Start of Block

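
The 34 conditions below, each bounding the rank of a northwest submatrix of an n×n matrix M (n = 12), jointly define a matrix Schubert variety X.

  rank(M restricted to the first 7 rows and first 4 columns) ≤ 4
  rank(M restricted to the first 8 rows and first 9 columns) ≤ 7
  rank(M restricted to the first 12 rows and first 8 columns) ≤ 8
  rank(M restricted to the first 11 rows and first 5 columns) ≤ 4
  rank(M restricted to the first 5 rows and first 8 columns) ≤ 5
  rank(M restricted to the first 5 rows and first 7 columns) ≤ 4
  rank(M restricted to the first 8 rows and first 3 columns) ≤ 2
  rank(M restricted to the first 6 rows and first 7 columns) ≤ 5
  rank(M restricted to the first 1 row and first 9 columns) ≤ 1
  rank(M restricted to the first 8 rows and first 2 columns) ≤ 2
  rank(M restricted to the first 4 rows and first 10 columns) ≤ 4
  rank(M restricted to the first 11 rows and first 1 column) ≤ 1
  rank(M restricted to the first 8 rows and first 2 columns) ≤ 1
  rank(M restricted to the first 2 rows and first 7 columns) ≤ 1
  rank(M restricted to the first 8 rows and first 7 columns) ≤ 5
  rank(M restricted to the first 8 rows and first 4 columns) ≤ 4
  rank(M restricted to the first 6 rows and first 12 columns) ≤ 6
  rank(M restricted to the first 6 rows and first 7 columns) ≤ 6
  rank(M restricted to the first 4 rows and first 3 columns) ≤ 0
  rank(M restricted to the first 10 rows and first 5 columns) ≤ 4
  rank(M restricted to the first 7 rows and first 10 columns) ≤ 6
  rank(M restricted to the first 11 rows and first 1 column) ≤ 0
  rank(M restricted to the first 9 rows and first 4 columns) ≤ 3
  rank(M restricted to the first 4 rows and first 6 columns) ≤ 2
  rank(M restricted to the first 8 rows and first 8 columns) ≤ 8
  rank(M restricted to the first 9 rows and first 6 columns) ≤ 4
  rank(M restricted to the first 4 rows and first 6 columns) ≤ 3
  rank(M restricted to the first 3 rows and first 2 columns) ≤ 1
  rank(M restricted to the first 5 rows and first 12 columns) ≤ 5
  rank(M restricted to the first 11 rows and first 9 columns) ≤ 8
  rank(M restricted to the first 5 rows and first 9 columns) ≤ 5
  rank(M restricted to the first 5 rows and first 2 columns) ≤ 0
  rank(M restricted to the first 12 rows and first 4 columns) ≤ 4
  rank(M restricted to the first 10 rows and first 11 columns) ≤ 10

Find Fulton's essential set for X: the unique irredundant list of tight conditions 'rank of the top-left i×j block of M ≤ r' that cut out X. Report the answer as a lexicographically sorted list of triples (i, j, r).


Recovering R(i,j) via the rank-extension bound from the 34 conditions:

  i=1: 0  0  0  1  1  1  1  1  1  1  1  1
  i=2: 0  0  0  1  1  1  1  2  2  2  2  2
  i=3: 0  0  0  1  2  2  2  3  3  3  3  3
  i=4: 0  0  0  1  2  2  3  4  4  4  4  4
  i=5: 0  0  1  2  3  3  4  5  5  5  5  5
  i=6: 0  1  2  3  4  4  5  6  6  6  6  6
  i=7: 0  1  2  3  4  4  5  6  6  6  7  7
  i=8: 0  1  2  3  4  4  5  6  7  7  8  8
  i=9: 0  1  2  3  4  4  5  6  7  8  9  9
  i=10: 0  1  2  3  4  5  6  7  8  9  10  10
  i=11: 0  1  2  3  4  5  6  7  8  9  10  11
  i=12: 1  2  3  4  5  6  7  8  9  10  11  12

the unique w with this rank table is (4, 8, 5, 7, 3, 2, 11, 9, 10, 6, 12, 1).

Fulton essential set (7 of the 29 Rothe cells):

[(2, 7, 1), (4, 3, 0), (4, 6, 2), (5, 2, 0), (7, 10, 6), (9, 6, 4), (11, 1, 0)]


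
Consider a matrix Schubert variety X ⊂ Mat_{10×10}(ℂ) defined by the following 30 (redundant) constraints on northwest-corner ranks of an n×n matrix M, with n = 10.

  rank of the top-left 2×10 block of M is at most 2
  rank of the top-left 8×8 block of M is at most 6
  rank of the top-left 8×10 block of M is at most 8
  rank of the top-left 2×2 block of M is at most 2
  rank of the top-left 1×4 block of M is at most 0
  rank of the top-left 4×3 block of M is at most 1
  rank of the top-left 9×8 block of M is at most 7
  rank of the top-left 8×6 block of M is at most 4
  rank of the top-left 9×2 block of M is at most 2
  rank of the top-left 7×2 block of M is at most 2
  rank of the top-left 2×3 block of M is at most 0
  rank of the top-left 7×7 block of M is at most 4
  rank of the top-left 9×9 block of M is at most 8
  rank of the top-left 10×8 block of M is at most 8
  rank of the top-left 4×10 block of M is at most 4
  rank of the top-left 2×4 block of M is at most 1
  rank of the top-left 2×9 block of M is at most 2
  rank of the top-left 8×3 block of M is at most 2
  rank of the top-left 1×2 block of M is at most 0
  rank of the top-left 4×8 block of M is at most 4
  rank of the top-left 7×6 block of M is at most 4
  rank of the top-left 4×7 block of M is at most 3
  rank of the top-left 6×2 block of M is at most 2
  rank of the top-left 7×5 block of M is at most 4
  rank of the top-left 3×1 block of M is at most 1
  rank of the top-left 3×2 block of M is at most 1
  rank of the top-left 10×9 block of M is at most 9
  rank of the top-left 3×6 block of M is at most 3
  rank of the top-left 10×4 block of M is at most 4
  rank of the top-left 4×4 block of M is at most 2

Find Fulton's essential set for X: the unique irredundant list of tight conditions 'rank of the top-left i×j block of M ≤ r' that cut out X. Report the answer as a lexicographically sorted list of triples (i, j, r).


Propagating the 30 rank bounds to every northwest block:

  0 0 0 0 1 1 1 1 1 1
  0 0 0 1 2 2 2 2 2 2
  1 1 1 2 3 3 3 3 3 3
  1 1 1 2 3 3 3 4 4 4
  1 2 2 3 4 4 4 5 5 5
  1 2 2 3 4 4 4 5 6 6
  1 2 2 3 4 4 4 5 6 7
  1 2 2 3 4 4 5 6 7 8
  1 2 3 4 5 5 6 7 8 9
  1 2 3 4 5 6 7 8 9 10

second differences of R give the permutation w = (5, 4, 1, 8, 2, 9, 10, 7, 3, 6).

7 SE-corners of the 19-cell Rothe diagram give Ess(w):

[(1, 4, 0), (2, 3, 0), (4, 3, 1), (4, 7, 3), (7, 7, 4), (8, 3, 2), (8, 6, 4)]


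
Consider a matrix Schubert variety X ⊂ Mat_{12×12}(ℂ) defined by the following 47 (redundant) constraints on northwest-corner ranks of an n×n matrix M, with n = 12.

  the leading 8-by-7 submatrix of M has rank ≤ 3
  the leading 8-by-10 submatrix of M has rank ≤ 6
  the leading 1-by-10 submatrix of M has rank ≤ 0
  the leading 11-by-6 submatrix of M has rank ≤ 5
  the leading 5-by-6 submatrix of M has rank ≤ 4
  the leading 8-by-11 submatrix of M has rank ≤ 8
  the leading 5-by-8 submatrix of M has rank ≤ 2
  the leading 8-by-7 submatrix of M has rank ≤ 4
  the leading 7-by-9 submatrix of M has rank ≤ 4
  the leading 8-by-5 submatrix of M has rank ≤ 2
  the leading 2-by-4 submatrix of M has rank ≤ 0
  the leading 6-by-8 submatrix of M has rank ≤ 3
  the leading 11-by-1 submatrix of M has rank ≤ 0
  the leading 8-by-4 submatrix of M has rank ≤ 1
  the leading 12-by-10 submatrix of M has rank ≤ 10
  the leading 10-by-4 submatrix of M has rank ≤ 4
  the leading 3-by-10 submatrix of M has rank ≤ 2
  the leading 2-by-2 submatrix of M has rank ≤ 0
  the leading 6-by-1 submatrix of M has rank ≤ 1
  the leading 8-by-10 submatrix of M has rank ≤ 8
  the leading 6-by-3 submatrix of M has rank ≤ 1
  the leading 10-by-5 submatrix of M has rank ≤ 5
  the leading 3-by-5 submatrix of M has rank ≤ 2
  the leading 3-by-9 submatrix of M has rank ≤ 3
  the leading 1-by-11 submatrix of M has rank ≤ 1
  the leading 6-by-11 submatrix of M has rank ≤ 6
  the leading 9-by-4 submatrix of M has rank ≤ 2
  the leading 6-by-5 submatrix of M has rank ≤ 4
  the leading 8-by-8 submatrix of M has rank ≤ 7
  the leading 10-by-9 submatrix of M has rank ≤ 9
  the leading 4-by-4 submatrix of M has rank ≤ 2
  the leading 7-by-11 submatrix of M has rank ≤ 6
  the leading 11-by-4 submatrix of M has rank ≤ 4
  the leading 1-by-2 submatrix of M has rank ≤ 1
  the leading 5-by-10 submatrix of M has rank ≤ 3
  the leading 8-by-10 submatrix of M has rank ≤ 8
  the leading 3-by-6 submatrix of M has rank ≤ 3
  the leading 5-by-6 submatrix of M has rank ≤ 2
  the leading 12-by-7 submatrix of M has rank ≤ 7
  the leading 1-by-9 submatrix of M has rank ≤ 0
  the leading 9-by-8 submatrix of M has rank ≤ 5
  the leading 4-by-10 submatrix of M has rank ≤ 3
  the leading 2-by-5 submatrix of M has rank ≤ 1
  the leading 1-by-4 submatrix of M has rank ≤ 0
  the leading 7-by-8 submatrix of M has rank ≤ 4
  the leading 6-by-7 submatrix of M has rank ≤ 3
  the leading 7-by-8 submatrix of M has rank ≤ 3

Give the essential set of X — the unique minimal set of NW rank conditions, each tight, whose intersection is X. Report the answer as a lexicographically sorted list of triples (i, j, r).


Reconstructing r_w from the 47 given conditions:

  i=1: 0 0 0 0 0 0 0 0 0 0 1 1
  i=2: 0 0 0 0 1 1 1 1 1 1 2 2
  i=3: 0 1 1 1 2 2 2 2 2 2 3 3
  i=4: 0 1 1 1 2 2 2 2 3 3 4 4
  i=5: 0 1 1 1 2 2 2 2 3 3 4 5
  i=6: 0 1 1 1 2 3 3 3 4 4 5 6
  i=7: 0 1 1 1 2 3 3 3 4 5 6 7
  i=8: 0 1 1 1 2 3 3 4 5 6 7 8
  i=9: 0 1 2 2 3 4 4 5 6 7 8 9
  i=10: 0 1 2 3 4 5 5 6 7 8 9 10
  i=11: 0 1 2 3 4 5 6 7 8 9 10 11
  i=12: 1 2 3 4 5 6 7 8 9 10 11 12

giving w = (11, 5, 2, 9, 12, 6, 10, 8, 3, 4, 7, 1) via Δ²R.

ℓ(w)=43; the 8 essential cells (i,j,r):

[(1, 10, 0), (2, 4, 0), (5, 8, 2), (5, 10, 3), (7, 8, 3), (8, 4, 1), (8, 7, 3), (11, 1, 0)]


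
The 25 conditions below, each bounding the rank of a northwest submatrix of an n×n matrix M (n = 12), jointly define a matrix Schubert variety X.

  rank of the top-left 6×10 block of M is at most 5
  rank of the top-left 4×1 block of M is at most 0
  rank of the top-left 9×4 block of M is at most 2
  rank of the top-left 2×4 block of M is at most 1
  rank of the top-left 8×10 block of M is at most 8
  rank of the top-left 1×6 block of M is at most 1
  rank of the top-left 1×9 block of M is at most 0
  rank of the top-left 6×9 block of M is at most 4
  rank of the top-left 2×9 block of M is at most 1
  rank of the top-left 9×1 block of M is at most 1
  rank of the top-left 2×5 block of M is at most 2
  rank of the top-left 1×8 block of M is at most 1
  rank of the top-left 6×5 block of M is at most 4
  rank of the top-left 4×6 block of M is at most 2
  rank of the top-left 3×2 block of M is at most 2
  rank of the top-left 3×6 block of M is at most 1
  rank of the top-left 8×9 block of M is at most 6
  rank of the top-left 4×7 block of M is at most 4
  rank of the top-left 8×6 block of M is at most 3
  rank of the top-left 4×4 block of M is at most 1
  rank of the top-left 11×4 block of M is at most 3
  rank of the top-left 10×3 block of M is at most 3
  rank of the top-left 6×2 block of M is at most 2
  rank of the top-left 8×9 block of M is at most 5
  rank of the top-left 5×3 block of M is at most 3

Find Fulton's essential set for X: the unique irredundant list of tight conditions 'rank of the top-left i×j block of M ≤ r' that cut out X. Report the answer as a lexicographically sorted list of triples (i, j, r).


Rank table r_w(12×12) implied by the 25 constraints:

  0 | 0 | 0 | 0 | 0 | 0 | 0 | 0 | 0 | 1 | 1 | 1
  0 | 1 | 1 | 1 | 1 | 1 | 1 | 1 | 1 | 2 | 2 | 2
  0 | 1 | 1 | 1 | 1 | 1 | 2 | 2 | 2 | 3 | 3 | 3
  0 | 1 | 1 | 1 | 2 | 2 | 3 | 3 | 3 | 4 | 4 | 4
  1 | 2 | 2 | 2 | 3 | 3 | 4 | 4 | 4 | 5 | 5 | 5
  1 | 2 | 2 | 2 | 3 | 3 | 4 | 4 | 4 | 5 | 6 | 6
  1 | 2 | 2 | 2 | 3 | 3 | 4 | 5 | 5 | 6 | 7 | 7
  1 | 2 | 2 | 2 | 3 | 3 | 4 | 5 | 5 | 6 | 7 | 8
  1 | 2 | 2 | 2 | 3 | 4 | 5 | 6 | 6 | 7 | 8 | 9
  1 | 2 | 3 | 3 | 4 | 5 | 6 | 7 | 7 | 8 | 9 | 10
  1 | 2 | 3 | 3 | 4 | 5 | 6 | 7 | 8 | 9 | 10 | 11
  1 | 2 | 3 | 4 | 5 | 6 | 7 | 8 | 9 | 10 | 11 | 12

giving w = (10, 2, 7, 5, 1, 11, 8, 12, 6, 3, 9, 4) via Δ²R.

ℓ(w)=33; the 9 essential cells (i,j,r):

[(1, 9, 0), (3, 6, 1), (4, 1, 0), (4, 4, 1), (6, 9, 4), (8, 6, 3), (8, 9, 5), (9, 4, 2), (11, 4, 3)]


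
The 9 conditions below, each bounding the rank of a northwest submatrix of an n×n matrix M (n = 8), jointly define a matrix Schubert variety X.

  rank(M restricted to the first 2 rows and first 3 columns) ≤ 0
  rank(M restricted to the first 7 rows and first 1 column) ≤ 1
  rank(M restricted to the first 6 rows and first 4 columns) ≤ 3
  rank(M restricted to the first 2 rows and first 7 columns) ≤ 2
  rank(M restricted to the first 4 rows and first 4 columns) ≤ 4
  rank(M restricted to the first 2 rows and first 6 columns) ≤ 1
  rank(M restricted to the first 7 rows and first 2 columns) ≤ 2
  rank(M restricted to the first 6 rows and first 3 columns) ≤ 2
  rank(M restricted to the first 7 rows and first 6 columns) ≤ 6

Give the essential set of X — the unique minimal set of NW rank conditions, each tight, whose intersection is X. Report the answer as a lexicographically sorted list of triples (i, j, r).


Reconstructing r_w from the 9 given conditions:

  row 1: 0  0  0  1  1  1  1  1
  row 2: 0  0  0  1  1  1  2  2
  row 3: 1  1  1  2  2  2  3  3
  row 4: 1  2  2  3  3  3  4  4
  row 5: 1  2  2  3  4  4  5  5
  row 6: 1  2  2  3  4  5  6  6
  row 7: 1  2  3  4  5  6  7  7
  row 8: 1  2  3  4  5  6  7  8

hence w(1..8) = (4, 7, 1, 2, 5, 6, 3, 8).

Rothe diagram D(w) (10 cells), 3 SE-corners (essential conditions):

[(2, 3, 0), (2, 6, 1), (6, 3, 2)]


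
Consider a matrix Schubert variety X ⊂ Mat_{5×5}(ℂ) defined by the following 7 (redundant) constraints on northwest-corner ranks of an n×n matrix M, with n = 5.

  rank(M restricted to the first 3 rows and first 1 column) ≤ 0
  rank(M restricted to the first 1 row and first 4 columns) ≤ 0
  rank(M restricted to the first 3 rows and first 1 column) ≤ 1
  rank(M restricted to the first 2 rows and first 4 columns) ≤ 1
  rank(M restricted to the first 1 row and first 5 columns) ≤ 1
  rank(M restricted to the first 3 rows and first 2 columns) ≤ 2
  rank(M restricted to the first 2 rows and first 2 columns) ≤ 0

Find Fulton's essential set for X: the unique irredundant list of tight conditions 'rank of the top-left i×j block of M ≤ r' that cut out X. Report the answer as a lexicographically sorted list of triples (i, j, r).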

End of Block

### Assigned task
From the material above, retype precisely the lines between the line holding "the leading 7-by-9" and the line holding "the leading 3-by-5", inclusive, and nothing beyond them.

### The answer
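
  the leading 7-by-9 submatrix of M has rank ≤ 4
  the leading 8-by-5 submatrix of M has rank ≤ 2
  the leading 2-by-4 submatrix of M has rank ≤ 0
  the leading 6-by-8 submatrix of M has rank ≤ 3
  the leading 11-by-1 submatrix of M has rank ≤ 0
  the leading 8-by-4 submatrix of M has rank ≤ 1
  the leading 12-by-10 submatrix of M has rank ≤ 10
  the leading 10-by-4 submatrix of M has rank ≤ 4
  the leading 3-by-10 submatrix of M has rank ≤ 2
  the leading 2-by-2 submatrix of M has rank ≤ 0
  the leading 6-by-1 submatrix of M has rank ≤ 1
  the leading 8-by-10 submatrix of M has rank ≤ 8
  the leading 6-by-3 submatrix of M has rank ≤ 1
  the leading 10-by-5 submatrix of M has rank ≤ 5
  the leading 3-by-5 submatrix of M has rank ≤ 2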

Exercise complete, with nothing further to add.